◆ **Provided data**:
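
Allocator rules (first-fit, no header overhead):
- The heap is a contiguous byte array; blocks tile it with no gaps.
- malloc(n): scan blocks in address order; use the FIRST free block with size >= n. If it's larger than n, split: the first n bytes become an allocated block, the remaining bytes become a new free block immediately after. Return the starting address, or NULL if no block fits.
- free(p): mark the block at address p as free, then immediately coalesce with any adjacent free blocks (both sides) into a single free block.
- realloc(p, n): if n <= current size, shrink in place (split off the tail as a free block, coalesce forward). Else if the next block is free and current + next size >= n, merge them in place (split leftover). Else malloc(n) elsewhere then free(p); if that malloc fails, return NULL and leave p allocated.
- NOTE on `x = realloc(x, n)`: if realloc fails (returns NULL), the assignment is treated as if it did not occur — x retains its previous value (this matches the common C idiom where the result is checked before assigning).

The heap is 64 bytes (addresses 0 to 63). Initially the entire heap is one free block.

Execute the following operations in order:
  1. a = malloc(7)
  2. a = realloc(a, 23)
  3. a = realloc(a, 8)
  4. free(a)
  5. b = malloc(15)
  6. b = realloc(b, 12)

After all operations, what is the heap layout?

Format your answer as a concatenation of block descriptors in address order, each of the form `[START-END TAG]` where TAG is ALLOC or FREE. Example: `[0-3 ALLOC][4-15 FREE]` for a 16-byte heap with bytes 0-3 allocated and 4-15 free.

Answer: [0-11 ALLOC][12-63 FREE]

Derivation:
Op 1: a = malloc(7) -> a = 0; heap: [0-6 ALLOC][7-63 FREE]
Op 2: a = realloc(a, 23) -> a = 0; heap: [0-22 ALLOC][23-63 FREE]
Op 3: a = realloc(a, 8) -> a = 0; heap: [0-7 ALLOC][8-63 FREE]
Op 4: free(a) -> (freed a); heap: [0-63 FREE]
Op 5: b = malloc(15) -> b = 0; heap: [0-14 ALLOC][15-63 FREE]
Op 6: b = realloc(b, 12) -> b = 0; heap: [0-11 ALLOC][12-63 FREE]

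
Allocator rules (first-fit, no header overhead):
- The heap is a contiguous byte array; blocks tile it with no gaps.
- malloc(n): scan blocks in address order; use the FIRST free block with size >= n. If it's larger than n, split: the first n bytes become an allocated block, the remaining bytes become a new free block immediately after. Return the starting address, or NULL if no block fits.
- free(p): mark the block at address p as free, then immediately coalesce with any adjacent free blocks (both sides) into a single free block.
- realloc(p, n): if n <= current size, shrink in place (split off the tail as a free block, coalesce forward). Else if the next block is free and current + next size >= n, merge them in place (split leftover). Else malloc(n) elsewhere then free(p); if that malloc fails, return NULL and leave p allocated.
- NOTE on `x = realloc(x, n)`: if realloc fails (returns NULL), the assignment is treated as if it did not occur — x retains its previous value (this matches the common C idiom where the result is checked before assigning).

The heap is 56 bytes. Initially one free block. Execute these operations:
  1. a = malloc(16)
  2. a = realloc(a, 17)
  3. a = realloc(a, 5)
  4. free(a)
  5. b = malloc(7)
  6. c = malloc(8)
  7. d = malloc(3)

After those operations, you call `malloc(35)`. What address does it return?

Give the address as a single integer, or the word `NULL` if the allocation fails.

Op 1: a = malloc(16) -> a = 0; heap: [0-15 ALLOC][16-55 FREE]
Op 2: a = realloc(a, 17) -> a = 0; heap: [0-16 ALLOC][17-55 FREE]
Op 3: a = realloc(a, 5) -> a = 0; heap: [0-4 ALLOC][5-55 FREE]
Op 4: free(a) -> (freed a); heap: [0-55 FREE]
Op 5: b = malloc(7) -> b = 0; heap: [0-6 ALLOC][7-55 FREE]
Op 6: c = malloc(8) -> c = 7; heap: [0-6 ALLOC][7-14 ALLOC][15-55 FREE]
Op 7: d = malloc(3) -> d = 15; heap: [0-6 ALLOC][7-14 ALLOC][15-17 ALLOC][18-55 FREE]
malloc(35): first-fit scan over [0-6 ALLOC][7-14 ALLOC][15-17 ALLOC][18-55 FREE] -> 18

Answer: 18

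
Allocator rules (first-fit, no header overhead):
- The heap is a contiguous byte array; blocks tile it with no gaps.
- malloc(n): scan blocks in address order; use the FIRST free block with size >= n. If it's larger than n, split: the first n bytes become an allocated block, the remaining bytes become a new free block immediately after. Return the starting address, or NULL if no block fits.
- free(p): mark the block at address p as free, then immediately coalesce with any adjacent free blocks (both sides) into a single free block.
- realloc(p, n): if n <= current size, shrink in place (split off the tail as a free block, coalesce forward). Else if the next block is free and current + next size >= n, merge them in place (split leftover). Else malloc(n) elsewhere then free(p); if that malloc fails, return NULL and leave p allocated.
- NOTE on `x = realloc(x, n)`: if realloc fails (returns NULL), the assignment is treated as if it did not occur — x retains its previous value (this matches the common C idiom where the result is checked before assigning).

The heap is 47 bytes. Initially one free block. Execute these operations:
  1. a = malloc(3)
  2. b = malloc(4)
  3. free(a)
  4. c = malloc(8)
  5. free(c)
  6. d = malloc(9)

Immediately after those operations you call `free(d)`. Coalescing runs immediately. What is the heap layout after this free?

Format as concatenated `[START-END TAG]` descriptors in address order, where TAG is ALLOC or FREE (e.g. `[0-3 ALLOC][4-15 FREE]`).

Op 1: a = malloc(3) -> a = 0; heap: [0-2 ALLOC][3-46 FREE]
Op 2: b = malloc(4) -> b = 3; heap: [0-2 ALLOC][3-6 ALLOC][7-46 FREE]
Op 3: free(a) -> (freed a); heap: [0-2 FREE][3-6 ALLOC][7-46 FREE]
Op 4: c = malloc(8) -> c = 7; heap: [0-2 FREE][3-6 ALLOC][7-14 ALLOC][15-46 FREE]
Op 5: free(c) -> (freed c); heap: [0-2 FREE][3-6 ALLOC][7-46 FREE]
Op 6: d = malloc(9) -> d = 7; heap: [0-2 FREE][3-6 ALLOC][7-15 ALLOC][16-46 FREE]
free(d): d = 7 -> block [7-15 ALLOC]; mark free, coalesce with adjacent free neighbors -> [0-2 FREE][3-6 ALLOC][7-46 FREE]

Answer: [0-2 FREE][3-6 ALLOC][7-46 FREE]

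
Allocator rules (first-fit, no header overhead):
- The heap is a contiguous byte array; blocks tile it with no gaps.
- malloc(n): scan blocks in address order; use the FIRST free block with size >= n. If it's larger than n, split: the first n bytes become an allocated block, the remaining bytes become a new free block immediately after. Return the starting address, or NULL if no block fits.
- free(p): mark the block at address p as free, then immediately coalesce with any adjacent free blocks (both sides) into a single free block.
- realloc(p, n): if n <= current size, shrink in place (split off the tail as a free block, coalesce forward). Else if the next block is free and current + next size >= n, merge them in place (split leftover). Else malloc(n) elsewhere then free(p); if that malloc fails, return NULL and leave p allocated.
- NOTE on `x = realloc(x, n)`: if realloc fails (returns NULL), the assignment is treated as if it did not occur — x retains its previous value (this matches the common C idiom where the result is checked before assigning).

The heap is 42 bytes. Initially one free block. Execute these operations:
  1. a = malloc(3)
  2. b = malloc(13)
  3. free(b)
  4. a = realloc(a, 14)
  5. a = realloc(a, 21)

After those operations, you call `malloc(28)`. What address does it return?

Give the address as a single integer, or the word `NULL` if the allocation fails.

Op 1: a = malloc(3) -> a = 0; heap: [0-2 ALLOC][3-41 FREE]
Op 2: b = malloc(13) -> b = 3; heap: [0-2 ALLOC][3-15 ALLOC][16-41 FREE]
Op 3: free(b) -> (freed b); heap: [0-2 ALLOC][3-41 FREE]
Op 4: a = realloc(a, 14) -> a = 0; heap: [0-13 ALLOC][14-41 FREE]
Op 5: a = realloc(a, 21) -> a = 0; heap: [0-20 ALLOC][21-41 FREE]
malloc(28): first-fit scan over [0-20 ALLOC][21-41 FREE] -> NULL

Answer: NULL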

◆ **Action item**: Taking the records above, retype every line from the one with "The heap is 47" down to the one with "Immediately after those", exactly and with nothing else.

◆ **Answer below**:
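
The heap is 47 bytes. Initially one free block. Execute these operations:
  1. a = malloc(3)
  2. b = malloc(4)
  3. free(a)
  4. c = malloc(8)
  5. free(c)
  6. d = malloc(9)

Immediately after those operations you call `free(d)`. Coalescing runs immediately. What is the heap layout after this free?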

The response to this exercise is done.